→ **Task statement**
Look through the records, and whenever a line includes the word "interleaves", copy it.

→ **Material shown**
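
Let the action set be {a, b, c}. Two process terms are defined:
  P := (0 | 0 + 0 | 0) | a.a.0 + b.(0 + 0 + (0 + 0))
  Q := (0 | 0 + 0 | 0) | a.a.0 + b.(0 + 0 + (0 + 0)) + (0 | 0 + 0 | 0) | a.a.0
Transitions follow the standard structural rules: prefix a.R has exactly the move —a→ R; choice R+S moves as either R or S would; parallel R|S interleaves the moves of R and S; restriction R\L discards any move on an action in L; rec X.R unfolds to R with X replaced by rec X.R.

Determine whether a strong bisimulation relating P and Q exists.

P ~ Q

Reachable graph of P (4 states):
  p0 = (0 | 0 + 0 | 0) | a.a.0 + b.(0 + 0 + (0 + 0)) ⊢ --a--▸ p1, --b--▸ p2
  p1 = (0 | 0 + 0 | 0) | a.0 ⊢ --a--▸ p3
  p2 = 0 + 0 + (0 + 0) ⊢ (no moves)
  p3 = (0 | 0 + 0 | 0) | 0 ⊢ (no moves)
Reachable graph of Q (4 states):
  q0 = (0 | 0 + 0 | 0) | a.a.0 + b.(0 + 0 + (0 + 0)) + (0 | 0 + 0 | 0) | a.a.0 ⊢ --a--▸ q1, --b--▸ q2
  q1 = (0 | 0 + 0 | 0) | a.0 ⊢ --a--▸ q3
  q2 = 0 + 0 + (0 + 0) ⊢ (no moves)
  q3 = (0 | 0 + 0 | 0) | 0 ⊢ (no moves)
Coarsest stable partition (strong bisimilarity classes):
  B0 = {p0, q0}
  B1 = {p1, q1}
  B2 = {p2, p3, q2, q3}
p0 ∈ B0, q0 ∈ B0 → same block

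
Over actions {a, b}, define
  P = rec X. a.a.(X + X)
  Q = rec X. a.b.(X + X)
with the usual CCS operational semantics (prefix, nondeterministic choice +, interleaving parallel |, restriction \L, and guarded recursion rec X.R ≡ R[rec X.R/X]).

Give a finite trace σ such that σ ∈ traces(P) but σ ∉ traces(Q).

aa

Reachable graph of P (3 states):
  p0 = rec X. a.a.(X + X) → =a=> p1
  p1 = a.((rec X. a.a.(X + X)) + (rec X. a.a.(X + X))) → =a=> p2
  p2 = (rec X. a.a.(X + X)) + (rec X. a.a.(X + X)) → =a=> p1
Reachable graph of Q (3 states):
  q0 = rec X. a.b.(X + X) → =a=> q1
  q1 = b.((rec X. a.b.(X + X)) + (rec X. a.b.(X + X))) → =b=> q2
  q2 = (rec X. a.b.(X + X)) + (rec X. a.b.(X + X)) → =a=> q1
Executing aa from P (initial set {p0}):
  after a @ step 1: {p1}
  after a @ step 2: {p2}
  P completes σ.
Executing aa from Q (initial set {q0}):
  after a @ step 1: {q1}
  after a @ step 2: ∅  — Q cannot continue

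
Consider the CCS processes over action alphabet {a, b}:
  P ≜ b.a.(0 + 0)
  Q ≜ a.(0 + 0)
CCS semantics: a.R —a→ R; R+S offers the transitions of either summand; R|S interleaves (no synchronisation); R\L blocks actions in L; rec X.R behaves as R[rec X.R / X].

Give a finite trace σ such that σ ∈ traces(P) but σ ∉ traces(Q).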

→ **Task solution**
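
Transitions follow the standard structural rules: prefix a.R has exactly the move —a→ R; choice R+S moves as either R or S would; parallel R|S interleaves the moves of R and S; restriction R\L discards any move on an action in L; rec X.R unfolds to R with X replaced by rec X.R.
CCS semantics: a.R —a→ R; R+S offers the transitions of either summand; R|S interleaves (no synchronisation); R\L blocks actions in L; rec X.R behaves as R[rec X.R / X].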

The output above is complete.